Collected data
::::::::
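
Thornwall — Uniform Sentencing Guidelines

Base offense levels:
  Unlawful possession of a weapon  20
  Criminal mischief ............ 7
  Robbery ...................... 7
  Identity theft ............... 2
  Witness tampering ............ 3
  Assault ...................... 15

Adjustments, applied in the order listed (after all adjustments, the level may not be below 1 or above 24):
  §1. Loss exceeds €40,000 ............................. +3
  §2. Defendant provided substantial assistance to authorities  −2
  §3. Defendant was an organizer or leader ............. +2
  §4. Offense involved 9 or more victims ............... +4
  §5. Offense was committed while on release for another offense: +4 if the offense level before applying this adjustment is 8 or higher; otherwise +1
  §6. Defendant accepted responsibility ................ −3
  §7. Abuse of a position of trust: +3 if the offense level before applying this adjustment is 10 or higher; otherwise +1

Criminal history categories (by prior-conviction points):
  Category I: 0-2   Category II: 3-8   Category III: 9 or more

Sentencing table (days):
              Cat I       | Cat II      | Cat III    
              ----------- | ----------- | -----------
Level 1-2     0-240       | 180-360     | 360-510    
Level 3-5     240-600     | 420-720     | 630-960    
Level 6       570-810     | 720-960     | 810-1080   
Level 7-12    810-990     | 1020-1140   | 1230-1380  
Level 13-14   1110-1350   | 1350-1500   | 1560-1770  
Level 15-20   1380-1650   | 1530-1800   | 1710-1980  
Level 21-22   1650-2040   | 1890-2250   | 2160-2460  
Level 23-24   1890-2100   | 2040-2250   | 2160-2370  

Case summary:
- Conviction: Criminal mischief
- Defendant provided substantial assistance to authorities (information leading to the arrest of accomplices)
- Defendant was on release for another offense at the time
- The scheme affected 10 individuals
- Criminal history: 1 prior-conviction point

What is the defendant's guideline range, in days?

Base offense level for criminal mischief: 7.
§1 does not apply.
§2 applies: 7 − 2 = 5.
§3 does not apply.
§4 applies: 5 + 4 = 9.
§5 applies (level before this adjustment is 9 ≥ 8, so +4): 9 + 4 = 13.
§6 does not apply.
Final offense level: 13.
Criminal history: 1 prior point → Category I (0-2).
Level 13 falls in the 13-14 band.
Grid: Level 13-14 × Category I = 1110-1350 days.

1110-1350 days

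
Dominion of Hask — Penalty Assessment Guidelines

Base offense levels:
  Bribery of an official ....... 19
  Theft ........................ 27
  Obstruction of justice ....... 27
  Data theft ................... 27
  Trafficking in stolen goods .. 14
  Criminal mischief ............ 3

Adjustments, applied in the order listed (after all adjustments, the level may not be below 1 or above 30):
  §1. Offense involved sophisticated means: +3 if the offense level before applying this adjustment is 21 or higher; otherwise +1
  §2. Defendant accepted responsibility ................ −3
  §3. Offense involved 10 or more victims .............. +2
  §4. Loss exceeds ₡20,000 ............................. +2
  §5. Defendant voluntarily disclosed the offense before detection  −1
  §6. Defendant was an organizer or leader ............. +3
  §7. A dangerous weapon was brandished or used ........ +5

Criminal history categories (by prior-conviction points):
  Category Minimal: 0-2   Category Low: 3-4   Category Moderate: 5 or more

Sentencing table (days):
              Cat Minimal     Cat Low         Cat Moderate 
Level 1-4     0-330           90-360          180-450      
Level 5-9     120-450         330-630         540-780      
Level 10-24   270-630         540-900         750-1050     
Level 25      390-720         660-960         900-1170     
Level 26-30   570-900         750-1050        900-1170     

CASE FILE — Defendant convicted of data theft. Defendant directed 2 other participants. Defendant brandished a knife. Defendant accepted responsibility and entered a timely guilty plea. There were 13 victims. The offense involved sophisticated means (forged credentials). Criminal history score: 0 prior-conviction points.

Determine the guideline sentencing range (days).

570-900 days

Base offense level for data theft: 27.
§1 applies (level before this adjustment is 27 ≥ 21, so +3): 27 + 3 = 30.
§2 applies: 30 − 3 = 27.
§3 applies: 27 + 2 = 29.
§6 applies: 29 + 3 = 32.
§7 applies: 32 + 5 = 37.
Level 37 exceeds the maximum of 30; capped at 30.
Final offense level: 30.
Criminal history: 0 prior points → Category Minimal (0-2).
Level 30 falls in the 26-30 band.
Grid: Level 26-30 × Category Minimal = 570-900 days.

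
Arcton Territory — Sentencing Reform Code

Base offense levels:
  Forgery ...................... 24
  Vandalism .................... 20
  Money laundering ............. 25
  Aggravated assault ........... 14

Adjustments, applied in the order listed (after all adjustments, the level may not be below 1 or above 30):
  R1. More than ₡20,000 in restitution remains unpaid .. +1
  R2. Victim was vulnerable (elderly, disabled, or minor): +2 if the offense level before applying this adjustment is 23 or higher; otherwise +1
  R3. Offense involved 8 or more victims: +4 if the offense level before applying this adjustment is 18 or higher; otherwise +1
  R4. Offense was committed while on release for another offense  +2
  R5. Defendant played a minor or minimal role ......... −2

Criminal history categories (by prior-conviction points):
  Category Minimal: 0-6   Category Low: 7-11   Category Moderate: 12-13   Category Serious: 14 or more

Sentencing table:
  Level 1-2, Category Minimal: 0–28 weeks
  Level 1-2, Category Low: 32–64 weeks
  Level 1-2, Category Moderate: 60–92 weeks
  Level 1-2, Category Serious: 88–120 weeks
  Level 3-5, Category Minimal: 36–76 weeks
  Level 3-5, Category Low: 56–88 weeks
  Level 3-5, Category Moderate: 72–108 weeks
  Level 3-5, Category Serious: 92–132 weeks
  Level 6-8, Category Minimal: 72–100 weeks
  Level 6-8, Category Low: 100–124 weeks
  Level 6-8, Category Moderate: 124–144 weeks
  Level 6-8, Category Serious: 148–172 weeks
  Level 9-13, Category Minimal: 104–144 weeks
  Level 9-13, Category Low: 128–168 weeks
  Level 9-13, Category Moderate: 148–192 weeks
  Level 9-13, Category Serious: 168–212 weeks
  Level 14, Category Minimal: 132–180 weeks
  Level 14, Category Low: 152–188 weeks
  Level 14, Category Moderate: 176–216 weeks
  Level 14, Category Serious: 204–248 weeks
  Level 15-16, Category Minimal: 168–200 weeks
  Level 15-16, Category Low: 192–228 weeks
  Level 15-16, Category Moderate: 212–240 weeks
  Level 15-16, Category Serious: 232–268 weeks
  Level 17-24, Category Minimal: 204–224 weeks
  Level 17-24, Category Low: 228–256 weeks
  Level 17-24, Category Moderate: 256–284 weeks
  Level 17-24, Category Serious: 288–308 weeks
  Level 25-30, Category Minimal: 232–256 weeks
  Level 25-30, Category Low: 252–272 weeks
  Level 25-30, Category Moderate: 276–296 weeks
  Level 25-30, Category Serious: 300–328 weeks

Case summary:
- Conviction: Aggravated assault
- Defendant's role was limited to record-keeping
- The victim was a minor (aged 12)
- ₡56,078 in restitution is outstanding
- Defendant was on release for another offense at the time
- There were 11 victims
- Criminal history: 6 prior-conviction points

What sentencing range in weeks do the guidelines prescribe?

204-224 weeks

Base offense level for aggravated assault: 14.
R1 applies: 14 + 1 = 15.
R2 applies (level before this adjustment is 15 < 23, so +1): 15 + 1 = 16.
R3 applies (level before this adjustment is 16 < 18, so +1): 16 + 1 = 17.
R4 applies: 17 + 2 = 19.
R5 applies: 19 − 2 = 17.
Final offense level: 17.
Criminal history: 6 prior points → Category Minimal (0-6).
Level 17 falls in the 17-24 band.
Grid: Level 17-24 × Category Minimal = 204-224 weeks.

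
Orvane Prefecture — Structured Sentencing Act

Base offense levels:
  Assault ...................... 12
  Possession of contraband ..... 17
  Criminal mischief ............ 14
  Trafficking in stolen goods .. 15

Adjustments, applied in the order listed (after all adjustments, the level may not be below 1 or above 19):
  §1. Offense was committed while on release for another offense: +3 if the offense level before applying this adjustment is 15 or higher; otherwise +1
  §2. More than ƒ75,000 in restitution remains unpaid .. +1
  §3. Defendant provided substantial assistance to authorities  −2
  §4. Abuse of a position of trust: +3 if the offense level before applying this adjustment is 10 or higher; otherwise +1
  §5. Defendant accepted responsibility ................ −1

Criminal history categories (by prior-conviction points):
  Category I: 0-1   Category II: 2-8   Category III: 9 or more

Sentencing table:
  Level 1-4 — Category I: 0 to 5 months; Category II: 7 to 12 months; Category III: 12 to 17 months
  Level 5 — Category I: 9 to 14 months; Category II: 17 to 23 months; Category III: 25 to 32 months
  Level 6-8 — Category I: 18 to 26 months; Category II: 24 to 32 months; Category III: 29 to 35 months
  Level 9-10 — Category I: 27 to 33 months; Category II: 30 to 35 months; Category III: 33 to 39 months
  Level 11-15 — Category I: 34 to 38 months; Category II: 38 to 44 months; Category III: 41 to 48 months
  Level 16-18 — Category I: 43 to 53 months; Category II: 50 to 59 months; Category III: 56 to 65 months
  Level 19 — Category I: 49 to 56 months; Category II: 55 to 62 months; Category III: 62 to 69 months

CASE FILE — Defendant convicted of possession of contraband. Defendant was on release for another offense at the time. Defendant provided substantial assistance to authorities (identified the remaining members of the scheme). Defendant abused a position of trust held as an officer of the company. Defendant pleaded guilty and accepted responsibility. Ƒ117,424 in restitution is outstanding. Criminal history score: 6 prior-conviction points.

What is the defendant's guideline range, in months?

Base offense level for possession of contraband: 17.
§1 applies (level before this adjustment is 17 ≥ 15, so +3): 17 + 3 = 20.
§2 applies: 20 + 1 = 21.
§3 applies: 21 − 2 = 19.
§4 applies (level before this adjustment is 19 ≥ 10, so +3): 19 + 3 = 22.
§5 applies: 22 − 1 = 21.
Level 21 exceeds the maximum of 19; capped at 19.
Final offense level: 19.
Criminal history: 6 prior points → Category II (2-8).
Level 19 falls in the 19 band.
Grid: Level 19 × Category II = 55-62 months.

55-62 months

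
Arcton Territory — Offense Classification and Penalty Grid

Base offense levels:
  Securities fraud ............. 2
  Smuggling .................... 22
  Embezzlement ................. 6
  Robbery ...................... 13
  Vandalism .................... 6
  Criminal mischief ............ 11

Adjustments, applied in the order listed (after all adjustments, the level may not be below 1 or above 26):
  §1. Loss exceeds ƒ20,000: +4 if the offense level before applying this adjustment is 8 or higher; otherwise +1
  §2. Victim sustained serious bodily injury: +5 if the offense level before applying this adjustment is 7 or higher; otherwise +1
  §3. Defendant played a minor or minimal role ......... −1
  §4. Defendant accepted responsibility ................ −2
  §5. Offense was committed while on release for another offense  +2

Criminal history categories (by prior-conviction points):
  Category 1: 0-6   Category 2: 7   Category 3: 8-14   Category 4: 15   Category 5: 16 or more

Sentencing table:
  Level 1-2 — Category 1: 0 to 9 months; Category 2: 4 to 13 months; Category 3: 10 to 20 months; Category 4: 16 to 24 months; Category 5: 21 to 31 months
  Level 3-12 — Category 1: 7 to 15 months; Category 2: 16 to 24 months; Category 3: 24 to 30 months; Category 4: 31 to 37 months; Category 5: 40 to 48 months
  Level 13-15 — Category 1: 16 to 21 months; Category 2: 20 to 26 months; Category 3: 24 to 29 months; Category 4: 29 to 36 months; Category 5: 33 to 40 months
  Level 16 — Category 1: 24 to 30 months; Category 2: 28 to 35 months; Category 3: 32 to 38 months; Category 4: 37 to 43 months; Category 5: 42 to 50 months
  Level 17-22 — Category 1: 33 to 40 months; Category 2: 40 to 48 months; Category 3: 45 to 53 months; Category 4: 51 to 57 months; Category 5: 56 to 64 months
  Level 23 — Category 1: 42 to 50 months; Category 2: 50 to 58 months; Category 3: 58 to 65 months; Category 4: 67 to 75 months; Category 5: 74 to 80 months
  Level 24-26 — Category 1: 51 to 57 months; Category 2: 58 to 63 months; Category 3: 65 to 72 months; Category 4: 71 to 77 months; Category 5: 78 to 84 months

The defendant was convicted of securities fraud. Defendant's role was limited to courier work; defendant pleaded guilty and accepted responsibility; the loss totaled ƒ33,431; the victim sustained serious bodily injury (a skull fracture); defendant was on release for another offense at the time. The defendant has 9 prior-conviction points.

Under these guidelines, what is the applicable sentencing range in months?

24-30 months

Base offense level for securities fraud: 2.
§1 applies (level before this adjustment is 2 < 8, so +1): 2 + 1 = 3.
§2 applies (level before this adjustment is 3 < 7, so +1): 3 + 1 = 4.
§3 applies: 4 − 1 = 3.
§4 applies: 3 − 2 = 1.
§5 applies: 1 + 2 = 3.
Final offense level: 3.
Criminal history: 9 prior points → Category 3 (8-14).
Level 3 falls in the 3-12 band.
Grid: Level 3-12 × Category 3 = 24-30 months.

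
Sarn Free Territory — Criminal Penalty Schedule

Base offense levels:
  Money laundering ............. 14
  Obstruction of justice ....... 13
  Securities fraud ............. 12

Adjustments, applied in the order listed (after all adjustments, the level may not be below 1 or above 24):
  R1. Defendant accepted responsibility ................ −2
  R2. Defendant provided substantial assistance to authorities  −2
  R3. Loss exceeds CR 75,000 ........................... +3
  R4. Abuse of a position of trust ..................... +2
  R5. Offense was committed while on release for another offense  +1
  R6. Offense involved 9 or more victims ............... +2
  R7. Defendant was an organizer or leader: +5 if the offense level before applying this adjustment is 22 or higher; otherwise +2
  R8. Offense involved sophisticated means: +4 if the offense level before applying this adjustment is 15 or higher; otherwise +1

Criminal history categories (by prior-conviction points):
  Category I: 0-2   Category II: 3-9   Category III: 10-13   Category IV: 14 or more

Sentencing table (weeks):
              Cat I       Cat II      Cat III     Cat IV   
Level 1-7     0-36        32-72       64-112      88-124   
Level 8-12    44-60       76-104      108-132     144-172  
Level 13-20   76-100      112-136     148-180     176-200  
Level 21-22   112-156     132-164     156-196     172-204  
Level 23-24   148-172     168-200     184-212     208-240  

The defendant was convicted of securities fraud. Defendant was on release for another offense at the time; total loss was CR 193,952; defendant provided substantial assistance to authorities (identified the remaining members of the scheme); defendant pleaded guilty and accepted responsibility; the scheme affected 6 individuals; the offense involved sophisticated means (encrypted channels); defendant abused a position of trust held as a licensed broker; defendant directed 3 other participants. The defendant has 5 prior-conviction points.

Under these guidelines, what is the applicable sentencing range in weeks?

Base offense level for securities fraud: 12.
R1 applies: 12 − 2 = 10.
R2 applies: 10 − 2 = 8.
R3 applies: 8 + 3 = 11.
R4 applies: 11 + 2 = 13.
R5 applies: 13 + 1 = 14.
R7 applies (level before this adjustment is 14 < 22, so +2): 14 + 2 = 16.
R8 applies (level before this adjustment is 16 ≥ 15, so +4): 16 + 4 = 20.
Final offense level: 20.
Criminal history: 5 prior points → Category II (3-9).
Level 20 falls in the 13-20 band.
Grid: Level 13-20 × Category II = 112-136 weeks.

112-136 weeks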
::::::::
Go through the records above, find every line with the word "injury", and list those lines.

ANSWER TO THIS PROBLEM.
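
  §2. Victim sustained serious bodily injury: +5 if the offense level before applying this adjustment is 7 or higher; otherwise +1
The defendant was convicted of securities fraud. Defendant's role was limited to courier work; defendant pleaded guilty and accepted responsibility; the loss totaled ƒ33,431; the victim sustained serious bodily injury (a skull fracture); defendant was on release for another offense at the time. The defendant has 9 prior-conviction points.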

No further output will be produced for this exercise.